**Work order**
What is needed here is an exact repetition of the records below, beginning at the line that has "Farahani | x" and stopping after the line that has "Maximum shifts: Farahani".

**Given records**
=== Section Start ===
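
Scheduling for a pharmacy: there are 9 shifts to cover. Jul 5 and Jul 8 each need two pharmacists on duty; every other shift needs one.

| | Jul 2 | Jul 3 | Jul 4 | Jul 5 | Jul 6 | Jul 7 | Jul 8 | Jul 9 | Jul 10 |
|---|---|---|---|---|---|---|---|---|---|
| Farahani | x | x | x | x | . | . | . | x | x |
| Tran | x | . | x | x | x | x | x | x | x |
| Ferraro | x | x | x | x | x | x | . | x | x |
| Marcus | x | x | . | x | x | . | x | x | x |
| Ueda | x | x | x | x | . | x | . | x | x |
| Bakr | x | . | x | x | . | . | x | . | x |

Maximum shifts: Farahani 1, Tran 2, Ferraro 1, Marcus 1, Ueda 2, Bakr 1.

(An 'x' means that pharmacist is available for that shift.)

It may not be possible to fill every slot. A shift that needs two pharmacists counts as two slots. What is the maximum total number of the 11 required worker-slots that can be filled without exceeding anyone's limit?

Total capacity across all pharmacists is 1+2+1+1+2+1 = 8, and 11 slots are needed, so at most 8 can be filled.
An assignment achieving 8: Jul 2→Ueda, Jul 3→Farahani, Jul 4→Ferraro, Jul 6→Tran, Jul 7→Tran, Jul 8→Marcus+Bakr, Jul 9→Ueda.
Loads: Farahani 1/1, Tran 2/2, Ferraro 1/1, Marcus 1/1, Ueda 2/2, Bakr 1/1.

8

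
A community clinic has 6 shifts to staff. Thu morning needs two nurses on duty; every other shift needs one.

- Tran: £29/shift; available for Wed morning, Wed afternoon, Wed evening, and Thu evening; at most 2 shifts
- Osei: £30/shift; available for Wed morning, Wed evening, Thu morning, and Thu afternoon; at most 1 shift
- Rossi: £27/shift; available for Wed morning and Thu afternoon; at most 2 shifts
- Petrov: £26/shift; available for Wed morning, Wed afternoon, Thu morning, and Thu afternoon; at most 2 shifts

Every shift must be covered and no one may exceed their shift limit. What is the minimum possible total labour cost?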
=== Section End ===
**Problem solution**
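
| Farahani | x | x | x | x | . | . | . | x | x |
| Tran | x | . | x | x | x | x | x | x | x |
| Ferraro | x | x | x | x | x | x | . | x | x |
| Marcus | x | x | . | x | x | . | x | x | x |
| Ueda | x | x | x | x | . | x | . | x | x |
| Bakr | x | . | x | x | . | . | x | . | x |

Maximum shifts: Farahani 1, Tran 2, Ferraro 1, Marcus 1, Ueda 2, Bakr 1.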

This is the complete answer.